== Data
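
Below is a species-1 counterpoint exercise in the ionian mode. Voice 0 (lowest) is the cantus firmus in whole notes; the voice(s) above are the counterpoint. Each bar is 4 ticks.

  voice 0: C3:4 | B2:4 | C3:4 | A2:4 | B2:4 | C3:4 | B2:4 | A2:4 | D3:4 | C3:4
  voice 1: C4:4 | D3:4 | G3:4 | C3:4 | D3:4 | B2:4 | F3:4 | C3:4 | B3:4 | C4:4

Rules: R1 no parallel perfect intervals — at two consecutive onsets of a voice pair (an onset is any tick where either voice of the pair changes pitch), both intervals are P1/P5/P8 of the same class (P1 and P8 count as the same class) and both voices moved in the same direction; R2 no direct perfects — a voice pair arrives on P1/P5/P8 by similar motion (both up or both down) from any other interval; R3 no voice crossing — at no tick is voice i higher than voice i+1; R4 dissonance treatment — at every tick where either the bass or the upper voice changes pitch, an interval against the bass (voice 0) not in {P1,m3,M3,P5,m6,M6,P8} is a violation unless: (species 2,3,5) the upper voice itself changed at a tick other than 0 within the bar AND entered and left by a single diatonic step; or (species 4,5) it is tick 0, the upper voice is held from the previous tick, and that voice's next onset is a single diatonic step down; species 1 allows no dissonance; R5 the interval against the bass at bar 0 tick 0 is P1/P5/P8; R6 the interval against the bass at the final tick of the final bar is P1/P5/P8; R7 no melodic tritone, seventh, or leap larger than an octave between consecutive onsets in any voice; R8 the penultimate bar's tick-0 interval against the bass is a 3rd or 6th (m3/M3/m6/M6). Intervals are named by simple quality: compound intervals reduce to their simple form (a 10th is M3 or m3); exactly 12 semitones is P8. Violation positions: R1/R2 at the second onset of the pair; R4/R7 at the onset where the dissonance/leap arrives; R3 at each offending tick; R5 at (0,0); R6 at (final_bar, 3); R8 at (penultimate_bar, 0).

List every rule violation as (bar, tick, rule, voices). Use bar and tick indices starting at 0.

bar 0: v0=C3 v1=C4 downbeat P8
bar 1: v0=B2 v1=D3 downbeat m3
bar 2: v0=C3 v1=G3 downbeat P5
bar 3: v0=A2 v1=C3 downbeat m3
bar 4: v0=B2 v1=D3 downbeat m3
bar 5: v0=C3 v1=B2 downbeat m2
bar 6: v0=B2 v1=F3 downbeat TT
bar 7: v0=A2 v1=C3 downbeat m3
bar 8: v0=D3 v1=B3 downbeat M6
bar 9: v0=C3 v1=C4 downbeat P8
  -> R7 @ bar 1 tick 0 v(1,): C4->D3 leap 10st
  -> R2 @ bar 2 tick 0 v(0, 1): B2/D3 m3 -> C3/G3 P5 similar
  -> R3 @ bar 5 tick 0 v(0, 1): C3 above B2
  -> R4 @ bar 5 tick 0 v(0, 1): C3/B2 m2 untreated
  -> R3 @ bar 5 tick 1 v(0, 1): C3 above B2
  -> R3 @ bar 5 tick 2 v(0, 1): C3 above B2
  -> R3 @ bar 5 tick 3 v(0, 1): C3 above B2
  -> R4 @ bar 6 tick 0 v(0, 1): B2/F3 TT untreated
  -> R7 @ bar 6 tick 0 v(1,): B2->F3 leap 6st
  -> R7 @ bar 8 tick 0 v(1,): C3->B3 leap 11st

(1, 0, R7, (1,))
(2, 0, R2, (0, 1))
(5, 0, R3, (0, 1))
(5, 0, R4, (0, 1))
(5, 1, R3, (0, 1))
(5, 2, R3, (0, 1))
(5, 3, R3, (0, 1))
(6, 0, R4, (0, 1))
(6, 0, R7, (1,))
(8, 0, R7, (1,))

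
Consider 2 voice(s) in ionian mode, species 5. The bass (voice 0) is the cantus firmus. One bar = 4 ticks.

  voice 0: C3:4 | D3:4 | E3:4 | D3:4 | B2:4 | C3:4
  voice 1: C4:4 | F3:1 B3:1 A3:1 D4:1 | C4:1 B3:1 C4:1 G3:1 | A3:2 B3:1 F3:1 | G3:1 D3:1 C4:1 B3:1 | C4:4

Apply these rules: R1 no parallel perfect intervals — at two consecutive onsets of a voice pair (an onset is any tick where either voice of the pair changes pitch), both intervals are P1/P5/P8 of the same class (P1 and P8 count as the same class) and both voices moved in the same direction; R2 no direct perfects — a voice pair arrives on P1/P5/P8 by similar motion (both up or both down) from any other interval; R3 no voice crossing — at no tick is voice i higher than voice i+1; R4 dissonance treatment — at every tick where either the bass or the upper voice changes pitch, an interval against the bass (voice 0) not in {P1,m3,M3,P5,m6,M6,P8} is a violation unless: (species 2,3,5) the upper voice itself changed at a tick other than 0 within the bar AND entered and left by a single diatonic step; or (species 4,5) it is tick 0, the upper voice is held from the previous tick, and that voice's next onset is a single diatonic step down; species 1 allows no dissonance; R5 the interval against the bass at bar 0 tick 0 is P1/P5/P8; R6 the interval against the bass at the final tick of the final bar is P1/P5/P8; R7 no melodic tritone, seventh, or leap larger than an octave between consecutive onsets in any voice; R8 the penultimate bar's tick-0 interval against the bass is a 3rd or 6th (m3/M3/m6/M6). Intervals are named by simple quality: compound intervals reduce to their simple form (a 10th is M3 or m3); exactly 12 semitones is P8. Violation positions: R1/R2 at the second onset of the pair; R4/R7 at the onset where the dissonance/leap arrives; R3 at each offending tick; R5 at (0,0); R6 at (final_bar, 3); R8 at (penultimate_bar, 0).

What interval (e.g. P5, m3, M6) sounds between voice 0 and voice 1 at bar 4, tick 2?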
====
• Instructions for the task: Find each line holding the string "mode" in the listing above, then copy it.

• Output:
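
Below is a species-1 counterpoint exercise in the ionian mode. Voice 0 (lowest) is the cantus firmus in whole notes; the voice(s) above are the counterpoint. Each bar is 4 ticks.
Consider 2 voice(s) in ionian mode, species 5. The bass (voice 0) is the cantus firmus. One bar = 4 ticks.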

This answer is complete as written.